(Task material begins)

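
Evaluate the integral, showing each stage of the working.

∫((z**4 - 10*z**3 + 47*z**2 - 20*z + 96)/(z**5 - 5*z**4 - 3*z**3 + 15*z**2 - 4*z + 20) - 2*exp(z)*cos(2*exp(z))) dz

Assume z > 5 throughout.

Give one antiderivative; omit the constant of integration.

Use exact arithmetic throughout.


Step 1. Rewrite: now ∫((z**4 - 10*z**3 + 47*z**2 - 20*z + 96)/(z**5 - 5*z**4 - 3*z**3 + 15*z**2 - 4*z + 20)) dz + ∫(-2*exp(z)*cos(2*exp(z))) dz.
Step 2. Substitute u = exp(z), turning ∫(-2*exp(z)*cos(2*exp(z))) dz into ∫(-2*cos(2*u)) du: now ∫((z**4 - 10*z**3 + 47*z**2 - 20*z + 96)/(z**5 - 5*z**4 - 3*z**3 + 15*z**2 - 4*z + 20)) dz + ∫(-2*cos(2*u)) du.
Step 3. Evaluate the standard form: now -sin(2*u) + ∫((z**4 - 10*z**3 + 47*z**2 - 20*z + 96)/(z**5 - 5*z**4 - 3*z**3 + 15*z**2 - 4*z + 20)) dz.
Step 4. Substitute back u = exp(z): now -sin(2*exp(z)) + ∫((z**4 - 10*z**3 + 47*z**2 - 20*z + 96)/(z**5 - 5*z**4 - 3*z**3 + 15*z**2 - 4*z + 20)) dz.
Step 5. Decompose ∫((z**4 - 10*z**3 + 47*z**2 - 20*z + 96)/(z**5 - 5*z**4 - 3*z**3 + 15*z**2 - 4*z + 20)) dz by partial fractions, (z**4 - 10*z**3 + 47*z**2 - 20*z + 96)/(z**5 - 5*z**4 - 3*z**3 + 15*z**2 - 4*z + 20) = 2/(z**2 + 1) + 3/(z + 2) - 3/(z - 2) + 1/(z - 5): now -sin(2*exp(z)) + ∫(1/(z - 5)) dz + ∫(-3/(z - 2)) dz + ∫(3/(z + 2)) dz + ∫(2/(z**2 + 1)) dz.
Step 6. Evaluate the standard form [assuming z > -2]: now 3*log(z + 2) - sin(2*exp(z)) + ∫(1/(z - 5)) dz + ∫(-3/(z - 2)) dz + ∫(2/(z**2 + 1)) dz.
Step 7. Evaluate the standard form [assuming z > 5]: now log(z - 5) + 3*log(z + 2) - sin(2*exp(z)) + ∫(-3/(z - 2)) dz + ∫(2/(z**2 + 1)) dz.
Step 8. Evaluate the standard form [assuming z > 2]: now log(z - 5) - 3*log(z - 2) + 3*log(z + 2) - sin(2*exp(z)) + ∫(2/(z**2 + 1)) dz.
Step 9. Evaluate the standard form: now log(z - 5) - 3*log(z - 2) + 3*log(z + 2) - sin(2*exp(z)) + 2*atan(z).
Answer: log(z - 5) - 3*log(z - 2) + 3*log(z + 2) - sin(2*exp(z)) + 2*atan(z).


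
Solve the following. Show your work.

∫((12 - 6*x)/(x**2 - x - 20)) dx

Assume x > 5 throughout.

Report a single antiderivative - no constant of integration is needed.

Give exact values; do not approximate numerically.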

(Task material ends)

Required action:
The entries must all be transcribed exactly.

Exercise solution:
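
Evaluate the integral, showing each stage of the working.

∫((z**4 - 10*z**3 + 47*z**2 - 20*z + 96)/(z**5 - 5*z**4 - 3*z**3 + 15*z**2 - 4*z + 20) - 2*exp(z)*cos(2*exp(z))) dz

Assume z > 5 throughout.

Give one antiderivative; omit the constant of integration.

Use exact arithmetic throughout.


Step 1. Rewrite: now ∫((z**4 - 10*z**3 + 47*z**2 - 20*z + 96)/(z**5 - 5*z**4 - 3*z**3 + 15*z**2 - 4*z + 20)) dz + ∫(-2*exp(z)*cos(2*exp(z))) dz.
Step 2. Substitute u = exp(z), turning ∫(-2*exp(z)*cos(2*exp(z))) dz into ∫(-2*cos(2*u)) du: now ∫((z**4 - 10*z**3 + 47*z**2 - 20*z + 96)/(z**5 - 5*z**4 - 3*z**3 + 15*z**2 - 4*z + 20)) dz + ∫(-2*cos(2*u)) du.
Step 3. Evaluate the standard form: now -sin(2*u) + ∫((z**4 - 10*z**3 + 47*z**2 - 20*z + 96)/(z**5 - 5*z**4 - 3*z**3 + 15*z**2 - 4*z + 20)) dz.
Step 4. Substitute back u = exp(z): now -sin(2*exp(z)) + ∫((z**4 - 10*z**3 + 47*z**2 - 20*z + 96)/(z**5 - 5*z**4 - 3*z**3 + 15*z**2 - 4*z + 20)) dz.
Step 5. Decompose ∫((z**4 - 10*z**3 + 47*z**2 - 20*z + 96)/(z**5 - 5*z**4 - 3*z**3 + 15*z**2 - 4*z + 20)) dz by partial fractions, (z**4 - 10*z**3 + 47*z**2 - 20*z + 96)/(z**5 - 5*z**4 - 3*z**3 + 15*z**2 - 4*z + 20) = 2/(z**2 + 1) + 3/(z + 2) - 3/(z - 2) + 1/(z - 5): now -sin(2*exp(z)) + ∫(1/(z - 5)) dz + ∫(-3/(z - 2)) dz + ∫(3/(z + 2)) dz + ∫(2/(z**2 + 1)) dz.
Step 6. Evaluate the standard form [assuming z > -2]: now 3*log(z + 2) - sin(2*exp(z)) + ∫(1/(z - 5)) dz + ∫(-3/(z - 2)) dz + ∫(2/(z**2 + 1)) dz.
Step 7. Evaluate the standard form [assuming z > 5]: now log(z - 5) + 3*log(z + 2) - sin(2*exp(z)) + ∫(-3/(z - 2)) dz + ∫(2/(z**2 + 1)) dz.
Step 8. Evaluate the standard form [assuming z > 2]: now log(z - 5) - 3*log(z - 2) + 3*log(z + 2) - sin(2*exp(z)) + ∫(2/(z**2 + 1)) dz.
Step 9. Evaluate the standard form: now log(z - 5) - 3*log(z - 2) + 3*log(z + 2) - sin(2*exp(z)) + 2*atan(z).
Answer: log(z - 5) - 3*log(z - 2) + 3*log(z + 2) - sin(2*exp(z)) + 2*atan(z).


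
Solve the following. Show your work.

∫((12 - 6*x)/(x**2 - x - 20)) dx

Assume x > 5 throughout.

Report a single antiderivative - no constant of integration is needed.

Give exact values; do not approximate numerically.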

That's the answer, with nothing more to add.